▶ [Task brief]:
Exactly the lines from the opening of the data through the line containing "N7. O(flag_dossier → dim_lights)" should be reproduced, please, with nothing added.

════════════════════

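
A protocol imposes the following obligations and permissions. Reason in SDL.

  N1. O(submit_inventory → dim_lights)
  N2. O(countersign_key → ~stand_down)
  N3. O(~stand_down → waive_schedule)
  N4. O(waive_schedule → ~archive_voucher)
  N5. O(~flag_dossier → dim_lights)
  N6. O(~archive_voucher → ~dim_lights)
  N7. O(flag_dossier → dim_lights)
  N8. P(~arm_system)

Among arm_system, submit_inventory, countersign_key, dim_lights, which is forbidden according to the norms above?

countersign_key

Premises 5 and 7 are O(~flag_dossier → dim_lights) and O(flag_dossier → dim_lights); every ideal world satisfies ~flag_dossier or flag_dossier, so in either case dim_lights holds — hence O(dim_lights).
The contrapositive of premise 6 (O(~archive_voucher → ~dim_lights)) is O(dim_lights → archive_voucher), and O(dim_lights) is already established, so O(archive_voucher).
Premise 4, O(waive_schedule → ~archive_voucher), contraposes to O(archive_voucher → ~waive_schedule); with O(archive_voucher) we get O(~waive_schedule).
Premise 3, O(~stand_down → waive_schedule), contraposes to O(~waive_schedule → stand_down); with O(~waive_schedule) we get O(stand_down).
Premise 2 is O(countersign_key → ~stand_down); contrapositively O(stand_down → ~countersign_key). Since O(stand_down) holds, K gives O(~countersign_key).
So O(~countersign_key) holds, i.e. countersign_key is forbidden. None of the other listed options is forbidden under the premises.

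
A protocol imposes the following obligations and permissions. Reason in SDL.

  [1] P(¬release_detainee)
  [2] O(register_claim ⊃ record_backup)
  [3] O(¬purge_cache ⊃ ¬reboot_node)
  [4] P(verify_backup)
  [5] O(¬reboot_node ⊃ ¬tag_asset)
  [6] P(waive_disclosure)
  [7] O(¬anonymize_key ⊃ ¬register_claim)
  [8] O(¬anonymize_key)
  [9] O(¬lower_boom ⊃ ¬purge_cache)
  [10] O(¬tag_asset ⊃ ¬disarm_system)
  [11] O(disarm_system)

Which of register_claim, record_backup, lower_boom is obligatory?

lower_boom

Premise 11 gives O(disarm_system).
Premise 10 is O(¬tag_asset ⊃ ¬disarm_system); contrapositively O(disarm_system ⊃ tag_asset). Since O(disarm_system) holds, K gives O(tag_asset).
The contrapositive of premise 5 (O(¬reboot_node ⊃ ¬tag_asset)) is O(tag_asset ⊃ reboot_node), and O(tag_asset) is already established, so O(reboot_node).
Premise 3, O(¬purge_cache ⊃ ¬reboot_node), contraposes to O(reboot_node ⊃ purge_cache); with O(reboot_node) we get O(purge_cache).
The contrapositive of premise 9 (O(¬lower_boom ⊃ ¬purge_cache)) is O(purge_cache ⊃ lower_boom), and O(purge_cache) is already established, so O(lower_boom).
So O(lower_boom) holds — lower_boom is obligatory. None of the other listed options is made obligatory by any chain of premises.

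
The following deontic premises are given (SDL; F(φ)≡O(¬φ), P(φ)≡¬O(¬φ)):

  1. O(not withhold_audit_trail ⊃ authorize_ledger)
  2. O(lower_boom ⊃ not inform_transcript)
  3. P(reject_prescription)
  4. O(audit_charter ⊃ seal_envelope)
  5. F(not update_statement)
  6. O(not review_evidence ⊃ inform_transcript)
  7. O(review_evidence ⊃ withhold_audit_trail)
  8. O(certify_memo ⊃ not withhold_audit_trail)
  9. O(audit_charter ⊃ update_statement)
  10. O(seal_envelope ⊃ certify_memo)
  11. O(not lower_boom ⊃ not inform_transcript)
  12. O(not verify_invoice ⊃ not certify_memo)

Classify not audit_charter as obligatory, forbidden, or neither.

Premises 11 and 2 are O(not lower_boom ⊃ not inform_transcript) and O(lower_boom ⊃ not inform_transcript); every ideal world satisfies not lower_boom or lower_boom, so in either case not inform_transcript holds — hence O(not inform_transcript).
Premise 6 is O(not review_evidence ⊃ inform_transcript); contrapositively O(not inform_transcript ⊃ review_evidence). Since O(not inform_transcript) holds, K gives O(review_evidence).
From O(review_evidence) and premise 7, O(review_evidence ⊃ withhold_audit_trail), we obtain O(withhold_audit_trail).
The contrapositive of premise 8 (O(certify_memo ⊃ not withhold_audit_trail)) is O(withhold_audit_trail ⊃ not certify_memo), and O(withhold_audit_trail) is already established, so O(not certify_memo).
Premise 10 is O(seal_envelope ⊃ certify_memo); contrapositively O(not certify_memo ⊃ not seal_envelope). Since O(not certify_memo) holds, K gives O(not seal_envelope).
Premise 4 is O(audit_charter ⊃ seal_envelope); contrapositively O(not seal_envelope ⊃ not audit_charter). Since O(not seal_envelope) holds, K gives O(not audit_charter).
Premises 1, 3, 5, 9, 12 do not contribute to this derivation.
Hence not audit_charter is obligatory.

Obligatory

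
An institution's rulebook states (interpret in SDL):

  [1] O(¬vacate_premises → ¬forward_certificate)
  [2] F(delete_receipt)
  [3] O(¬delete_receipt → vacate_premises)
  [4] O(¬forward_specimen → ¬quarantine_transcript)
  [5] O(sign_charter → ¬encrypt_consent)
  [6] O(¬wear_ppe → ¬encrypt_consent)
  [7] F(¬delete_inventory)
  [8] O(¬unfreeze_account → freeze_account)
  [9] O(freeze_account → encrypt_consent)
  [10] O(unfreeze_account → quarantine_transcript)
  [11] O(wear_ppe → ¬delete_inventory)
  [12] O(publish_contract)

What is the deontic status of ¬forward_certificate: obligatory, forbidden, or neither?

Premise 1 is O(¬vacate_premises → ¬forward_certificate), but O(¬vacate_premises) is not derivable from the premises, so it does not yield O(¬forward_certificate).
No premise or chain of K-axiom applications forces O(¬forward_certificate), and none forces O(forward_certificate). So ¬forward_certificate is neither obligatory nor forbidden under these norms.

Neither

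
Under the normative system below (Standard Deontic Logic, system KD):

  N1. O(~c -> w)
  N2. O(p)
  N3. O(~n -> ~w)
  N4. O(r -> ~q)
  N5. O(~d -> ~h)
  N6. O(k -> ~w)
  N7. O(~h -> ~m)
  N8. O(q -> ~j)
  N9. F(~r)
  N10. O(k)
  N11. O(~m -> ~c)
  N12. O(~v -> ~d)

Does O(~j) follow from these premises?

Premise 8 is O(q -> ~j), but O(q) is not derivable from the premises, so it does not yield O(~j).
No other premise forces O(~j). An ideal world satisfying every premise can still have ~j false, so O(~j) is not derivable.

No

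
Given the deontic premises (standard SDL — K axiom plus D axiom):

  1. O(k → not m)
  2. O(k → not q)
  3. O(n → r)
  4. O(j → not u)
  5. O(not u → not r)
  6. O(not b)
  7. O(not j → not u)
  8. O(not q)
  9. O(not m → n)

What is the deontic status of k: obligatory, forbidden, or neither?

Premises 7 and 4 cover both cases: O(not j → not u) and O(j → not u). Since not j ∨ j is a tautology, O(not u) follows.
Applying K to premise 5 (O(not u → not r)) and O(not u) yields O(not r).
The contrapositive of premise 3 (O(n → r)) is O(not r → not n), and O(not r) is already established, so O(not n).
Premise 9 is O(not m → n); contrapositively O(not n → m). Since O(not n) holds, K gives O(m).
The contrapositive of premise 1 (O(k → not m)) is O(m → not k), and O(m) is already established, so O(not k).
Premises 2, 6, 8 do not contribute to this derivation.
Thus O(not k), which is F(k): k is forbidden.

Forbidden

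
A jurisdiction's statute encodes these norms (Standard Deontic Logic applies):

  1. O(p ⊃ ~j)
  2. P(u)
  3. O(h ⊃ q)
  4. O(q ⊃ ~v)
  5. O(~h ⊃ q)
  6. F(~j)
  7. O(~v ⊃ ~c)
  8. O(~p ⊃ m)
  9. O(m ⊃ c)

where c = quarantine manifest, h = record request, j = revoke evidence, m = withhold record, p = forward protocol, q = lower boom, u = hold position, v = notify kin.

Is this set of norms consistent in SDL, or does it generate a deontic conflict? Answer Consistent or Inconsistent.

Premises 3 and 5 are O(h ⊃ q) and O(~h ⊃ q); every ideal world satisfies h or ~h, so in either case q holds — hence O(q).
With premise 4, O(q ⊃ ~v), the K-axiom yields O(~v).
From O(~v) and premise 7, O(~v ⊃ ~c), we obtain O(~c).
The contrapositive of premise 9 (O(m ⊃ c)) is O(~c ⊃ ~m), and O(~c) is already established, so O(~m).
Premise 8, O(~p ⊃ m), contraposes to O(~m ⊃ p); with O(~m) we get O(p).
Applying K to premise 1 (O(p ⊃ ~j)) and O(p) yields O(~j).
However, F(~j) at premise 6 amounts to O(j).
We now have both O(~j) and O(j) — j is simultaneously obligatory and forbidden, violating the D-axiom.

Inconsistent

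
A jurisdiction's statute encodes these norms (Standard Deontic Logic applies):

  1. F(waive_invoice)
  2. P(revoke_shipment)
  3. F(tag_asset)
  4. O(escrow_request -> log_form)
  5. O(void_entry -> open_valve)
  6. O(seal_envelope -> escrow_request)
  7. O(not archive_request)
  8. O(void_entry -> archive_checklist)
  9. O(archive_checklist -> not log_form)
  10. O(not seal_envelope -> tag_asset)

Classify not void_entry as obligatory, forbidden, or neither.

Obligatory

F(tag_asset) at premise 3 means O(not tag_asset).
Premise 10 is O(not seal_envelope -> tag_asset); contrapositively O(not tag_asset -> seal_envelope). Since O(not tag_asset) holds, K gives O(seal_envelope).
From O(seal_envelope) and premise 6, O(seal_envelope -> escrow_request), we obtain O(escrow_request).
From O(escrow_request) and premise 4, O(escrow_request -> log_form), we obtain O(log_form).
Premise 9 is O(archive_checklist -> not log_form); contrapositively O(log_form -> not archive_checklist). Since O(log_form) holds, K gives O(not archive_checklist).
The contrapositive of premise 8 (O(void_entry -> archive_checklist)) is O(not archive_checklist -> not void_entry), and O(not archive_checklist) is already established, so O(not void_entry).
Premises 1, 2, 5, 7 do not contribute to this derivation.
Hence not void_entry is obligatory.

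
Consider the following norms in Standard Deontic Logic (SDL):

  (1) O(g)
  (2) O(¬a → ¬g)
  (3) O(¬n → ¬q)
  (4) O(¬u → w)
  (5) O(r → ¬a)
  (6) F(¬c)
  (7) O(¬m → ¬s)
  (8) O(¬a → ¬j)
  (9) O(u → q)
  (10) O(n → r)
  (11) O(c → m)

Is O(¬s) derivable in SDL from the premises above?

No

Premise 7 is O(¬m → ¬s), but O(¬m) is not derivable from the premises, so it does not yield O(¬s).
No other premise forces O(¬s). An ideal world satisfying every premise can still have ¬s false, so O(¬s) is not derivable.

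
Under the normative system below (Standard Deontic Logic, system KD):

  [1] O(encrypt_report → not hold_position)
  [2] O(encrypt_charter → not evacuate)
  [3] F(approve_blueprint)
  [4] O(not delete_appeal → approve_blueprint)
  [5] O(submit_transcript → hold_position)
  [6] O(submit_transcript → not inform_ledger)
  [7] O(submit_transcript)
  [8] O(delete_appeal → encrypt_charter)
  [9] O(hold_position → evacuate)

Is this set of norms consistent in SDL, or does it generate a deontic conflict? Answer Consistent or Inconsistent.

Inconsistent

Premise 3, F(approve_blueprint), is equivalent to O(not approve_blueprint).
The contrapositive of premise 4 (O(not delete_appeal → approve_blueprint)) is O(not approve_blueprint → delete_appeal), and O(not approve_blueprint) is already established, so O(delete_appeal).
From O(delete_appeal) and premise 8, O(delete_appeal → encrypt_charter), we obtain O(encrypt_charter).
Applying K to premise 2 (O(encrypt_charter → not evacuate)) and O(encrypt_charter) yields O(not evacuate).
Premise 9 is O(hold_position → evacuate); contrapositively O(not evacuate → not hold_position). Since O(not evacuate) holds, K gives O(not hold_position).
Premise 5, O(submit_transcript → hold_position), contraposes to O(not hold_position → not submit_transcript); with O(not hold_position) we get O(not submit_transcript).
However, premise 7 gives O(submit_transcript).
We now have both O(not submit_transcript) and O(submit_transcript) — submit_transcript is simultaneously obligatory and forbidden, violating the D-axiom.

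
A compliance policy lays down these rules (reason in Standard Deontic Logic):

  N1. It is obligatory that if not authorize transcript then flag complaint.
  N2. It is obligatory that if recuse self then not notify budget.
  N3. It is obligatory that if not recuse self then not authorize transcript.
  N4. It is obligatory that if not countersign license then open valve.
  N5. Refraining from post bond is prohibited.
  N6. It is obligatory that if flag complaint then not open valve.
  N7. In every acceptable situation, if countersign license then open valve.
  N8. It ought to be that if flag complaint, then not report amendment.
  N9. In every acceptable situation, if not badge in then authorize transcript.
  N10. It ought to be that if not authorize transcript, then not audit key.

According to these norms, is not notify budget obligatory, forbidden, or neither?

Obligatory

By case analysis on ¬countersign_license: premise 4 gives O(¬countersign_license → open_valve) and premise 7 gives O(countersign_license → open_valve), so O(open_valve) either way.
Premise 6 is O(flag_complaint → ¬open_valve); contrapositively O(open_valve → ¬flag_complaint). Since O(open_valve) holds, K gives O(¬flag_complaint).
The contrapositive of premise 1 (O(¬authorize_transcript → flag_complaint)) is O(¬flag_complaint → authorize_transcript), and O(¬flag_complaint) is already established, so O(authorize_transcript).
Premise 3, O(¬recuse_self → ¬authorize_transcript), contraposes to O(authorize_transcript → recuse_self); with O(authorize_transcript) we get O(recuse_self).
Applying K to premise 2 (O(recuse_self → ¬notify_budget)) and O(recuse_self) yields O(¬notify_budget).
Premises 5, 8, 9, 10 do not contribute to this derivation.
Hence ¬notify_budget is obligatory.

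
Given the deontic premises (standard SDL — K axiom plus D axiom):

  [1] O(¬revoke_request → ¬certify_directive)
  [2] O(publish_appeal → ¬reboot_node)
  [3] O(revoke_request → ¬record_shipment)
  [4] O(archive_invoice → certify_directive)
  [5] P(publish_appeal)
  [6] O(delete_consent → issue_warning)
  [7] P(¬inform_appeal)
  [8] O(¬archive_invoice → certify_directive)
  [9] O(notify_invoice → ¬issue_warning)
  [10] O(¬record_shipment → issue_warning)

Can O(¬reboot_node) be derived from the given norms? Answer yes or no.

Premise 2 is O(publish_appeal → ¬reboot_node), but O(publish_appeal) is not derivable from the premises (the permission P(publish_appeal) asserts only ¬O(¬publish_appeal), not O(publish_appeal)), so it does not yield O(¬reboot_node).
No other premise forces O(¬reboot_node). An ideal world satisfying every premise can still have ¬reboot_node false, so O(¬reboot_node) is not derivable.

No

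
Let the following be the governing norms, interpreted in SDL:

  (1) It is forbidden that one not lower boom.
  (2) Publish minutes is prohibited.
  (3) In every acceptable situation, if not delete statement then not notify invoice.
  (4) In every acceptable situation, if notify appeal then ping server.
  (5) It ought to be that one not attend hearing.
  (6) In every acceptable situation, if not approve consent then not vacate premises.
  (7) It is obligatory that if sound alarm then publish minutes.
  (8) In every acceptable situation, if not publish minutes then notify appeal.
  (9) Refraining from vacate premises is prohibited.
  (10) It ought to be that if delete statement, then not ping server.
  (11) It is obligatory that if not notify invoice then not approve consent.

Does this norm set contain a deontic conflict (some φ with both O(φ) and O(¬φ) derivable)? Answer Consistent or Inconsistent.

Premise 9, F(¬vacate_premises), is equivalent to O(vacate_premises).
Premise 6, O(¬approve_consent → ¬vacate_premises), contraposes to O(vacate_premises → approve_consent); with O(vacate_premises) we get O(approve_consent).
Premise 11 is O(¬notify_invoice → ¬approve_consent); contrapositively O(approve_consent → notify_invoice). Since O(approve_consent) holds, K gives O(notify_invoice).
The contrapositive of premise 3 (O(¬delete_statement → ¬notify_invoice)) is O(notify_invoice → delete_statement), and O(notify_invoice) is already established, so O(delete_statement).
Applying K to premise 10 (O(delete_statement → ¬ping_server)) and O(delete_statement) yields O(¬ping_server).
Premise 4, O(notify_appeal → ping_server), contraposes to O(¬ping_server → ¬notify_appeal); with O(¬ping_server) we get O(¬notify_appeal).
The contrapositive of premise 8 (O(¬publish_minutes → notify_appeal)) is O(¬notify_appeal → publish_minutes), and O(¬notify_appeal) is already established, so O(publish_minutes).
But premise 2, F(publish_minutes), means O(¬publish_minutes).
We now have both O(publish_minutes) and O(¬publish_minutes) — publish_minutes is simultaneously obligatory and forbidden, violating the D-axiom.

Inconsistent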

════════════════════

▶ [Task solution]:
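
A protocol imposes the following obligations and permissions. Reason in SDL.

  N1. O(submit_inventory → dim_lights)
  N2. O(countersign_key → ~stand_down)
  N3. O(~stand_down → waive_schedule)
  N4. O(waive_schedule → ~archive_voucher)
  N5. O(~flag_dossier → dim_lights)
  N6. O(~archive_voucher → ~dim_lights)
  N7. O(flag_dossier → dim_lights)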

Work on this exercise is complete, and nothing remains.